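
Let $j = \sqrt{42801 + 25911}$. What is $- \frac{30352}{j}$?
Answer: $- \frac{1084 \sqrt{17178}}{1227} \approx -115.79$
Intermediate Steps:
$j = 2 \sqrt{17178}$ ($j = \sqrt{68712} = 2 \sqrt{17178} \approx 262.13$)
$- \frac{30352}{j} = - \frac{30352}{2 \sqrt{17178}} = - 30352 \frac{\sqrt{17178}}{34356} = - \frac{1084 \sqrt{17178}}{1227}$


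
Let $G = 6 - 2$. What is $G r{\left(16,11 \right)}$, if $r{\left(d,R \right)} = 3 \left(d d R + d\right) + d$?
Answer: $34048$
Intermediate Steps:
$r{\left(d,R \right)} = 4 d + 3 R d^{2}$ ($r{\left(d,R \right)} = 3 \left(d^{2} R + d\right) + d = 3 \left(R d^{2} + d\right) + d = 3 \left(d + R d^{2}\right) + d = \left(3 d + 3 R d^{2}\right) + d = 4 d + 3 R d^{2}$)
$G = 4$ ($G = 6 - 2 = 4$)
$G r{\left(16,11 \right)} = 4 \cdot 16 \left(4 + 3 \cdot 11 \cdot 16\right) = 4 \cdot 16 \left(4 + 528\right) = 4 \cdot 16 \cdot 532 = 4 \cdot 8512 = 34048$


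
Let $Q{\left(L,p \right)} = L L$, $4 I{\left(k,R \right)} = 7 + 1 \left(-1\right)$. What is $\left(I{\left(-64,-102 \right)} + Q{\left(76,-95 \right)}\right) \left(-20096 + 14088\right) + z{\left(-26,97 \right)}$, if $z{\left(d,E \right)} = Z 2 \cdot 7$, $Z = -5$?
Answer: $-34711290$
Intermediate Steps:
$I{\left(k,R \right)} = \frac{3}{2}$ ($I{\left(k,R \right)} = \frac{7 + 1 \left(-1\right)}{4} = \frac{7 - 1}{4} = \frac{1}{4} \cdot 6 = \frac{3}{2}$)
$Q{\left(L,p \right)} = L^{2}$
$z{\left(d,E \right)} = -70$ ($z{\left(d,E \right)} = \left(-5\right) 2 \cdot 7 = \left(-10\right) 7 = -70$)
$\left(I{\left(-64,-102 \right)} + Q{\left(76,-95 \right)}\right) \left(-20096 + 14088\right) + z{\left(-26,97 \right)} = \left(\frac{3}{2} + 76^{2}\right) \left(-20096 + 14088\right) - 70 = \left(\frac{3}{2} + 5776\right) \left(-6008\right) - 70 = \frac{11555}{2} \left(-6008\right) - 70 = -34711220 - 70 = -34711290$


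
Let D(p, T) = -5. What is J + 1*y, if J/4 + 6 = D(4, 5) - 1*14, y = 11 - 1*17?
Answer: -106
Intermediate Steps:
y = -6 (y = 11 - 17 = -6)
J = -100 (J = -24 + 4*(-5 - 1*14) = -24 + 4*(-5 - 14) = -24 + 4*(-19) = -24 - 76 = -100)
J + 1*y = -100 + 1*(-6) = -100 - 6 = -106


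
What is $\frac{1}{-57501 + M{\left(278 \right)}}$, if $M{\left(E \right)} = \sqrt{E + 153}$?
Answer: $- \frac{57501}{3306364570} - \frac{\sqrt{431}}{3306364570} \approx -1.7397 \cdot 10^{-5}$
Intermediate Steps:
$M{\left(E \right)} = \sqrt{153 + E}$
$\frac{1}{-57501 + M{\left(278 \right)}} = \frac{1}{-57501 + \sqrt{153 + 278}} = \frac{1}{-57501 + \sqrt{431}}$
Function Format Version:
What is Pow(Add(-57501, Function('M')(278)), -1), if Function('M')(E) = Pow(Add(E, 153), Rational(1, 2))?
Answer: Add(Rational(-57501, 3306364570), Mul(Rational(-1, 3306364570), Pow(431, Rational(1, 2)))) ≈ -1.7397e-5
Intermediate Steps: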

####################

Reproduce every entry above exactly as it was written.

■ Task solution:
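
Let $j = \sqrt{42801 + 25911}$. What is $- \frac{30352}{j}$?
Answer: $- \frac{1084 \sqrt{17178}}{1227} \approx -115.79$
Intermediate Steps:
$j = 2 \sqrt{17178}$ ($j = \sqrt{68712} = 2 \sqrt{17178} \approx 262.13$)
$- \frac{30352}{j} = - \frac{30352}{2 \sqrt{17178}} = - 30352 \frac{\sqrt{17178}}{34356} = - \frac{1084 \sqrt{17178}}{1227}$


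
Let $G = 6 - 2$. What is $G r{\left(16,11 \right)}$, if $r{\left(d,R \right)} = 3 \left(d d R + d\right) + d$?
Answer: $34048$
Intermediate Steps:
$r{\left(d,R \right)} = 4 d + 3 R d^{2}$ ($r{\left(d,R \right)} = 3 \left(d^{2} R + d\right) + d = 3 \left(R d^{2} + d\right) + d = 3 \left(d + R d^{2}\right) + d = \left(3 d + 3 R d^{2}\right) + d = 4 d + 3 R d^{2}$)
$G = 4$ ($G = 6 - 2 = 4$)
$G r{\left(16,11 \right)} = 4 \cdot 16 \left(4 + 3 \cdot 11 \cdot 16\right) = 4 \cdot 16 \left(4 + 528\right) = 4 \cdot 16 \cdot 532 = 4 \cdot 8512 = 34048$


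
Let $Q{\left(L,p \right)} = L L$, $4 I{\left(k,R \right)} = 7 + 1 \left(-1\right)$. What is $\left(I{\left(-64,-102 \right)} + Q{\left(76,-95 \right)}\right) \left(-20096 + 14088\right) + z{\left(-26,97 \right)}$, if $z{\left(d,E \right)} = Z 2 \cdot 7$, $Z = -5$?
Answer: $-34711290$
Intermediate Steps:
$I{\left(k,R \right)} = \frac{3}{2}$ ($I{\left(k,R \right)} = \frac{7 + 1 \left(-1\right)}{4} = \frac{7 - 1}{4} = \frac{1}{4} \cdot 6 = \frac{3}{2}$)
$Q{\left(L,p \right)} = L^{2}$
$z{\left(d,E \right)} = -70$ ($z{\left(d,E \right)} = \left(-5\right) 2 \cdot 7 = \left(-10\right) 7 = -70$)
$\left(I{\left(-64,-102 \right)} + Q{\left(76,-95 \right)}\right) \left(-20096 + 14088\right) + z{\left(-26,97 \right)} = \left(\frac{3}{2} + 76^{2}\right) \left(-20096 + 14088\right) - 70 = \left(\frac{3}{2} + 5776\right) \left(-6008\right) - 70 = \frac{11555}{2} \left(-6008\right) - 70 = -34711220 - 70 = -34711290$


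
Let D(p, T) = -5. What is J + 1*y, if J/4 + 6 = D(4, 5) - 1*14, y = 11 - 1*17?
Answer: -106
Intermediate Steps:
y = -6 (y = 11 - 17 = -6)
J = -100 (J = -24 + 4*(-5 - 1*14) = -24 + 4*(-5 - 14) = -24 + 4*(-19) = -24 - 76 = -100)
J + 1*y = -100 + 1*(-6) = -100 - 6 = -106


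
What is $\frac{1}{-57501 + M{\left(278 \right)}}$, if $M{\left(E \right)} = \sqrt{E + 153}$?
Answer: $- \frac{57501}{3306364570} - \frac{\sqrt{431}}{3306364570} \approx -1.7397 \cdot 10^{-5}$
Intermediate Steps:
$M{\left(E \right)} = \sqrt{153 + E}$
$\frac{1}{-57501 + M{\left(278 \right)}} = \frac{1}{-57501 + \sqrt{153 + 278}} = \frac{1}{-57501 + \sqrt{431}}$
Function Format Version:
What is Pow(Add(-57501, Function('M')(278)), -1), if Function('M')(E) = Pow(Add(E, 153), Rational(1, 2))?
Answer: Add(Rational(-57501, 3306364570), Mul(Rational(-1, 3306364570), Pow(431, Rational(1, 2)))) ≈ -1.7397e-5
Intermediate Steps: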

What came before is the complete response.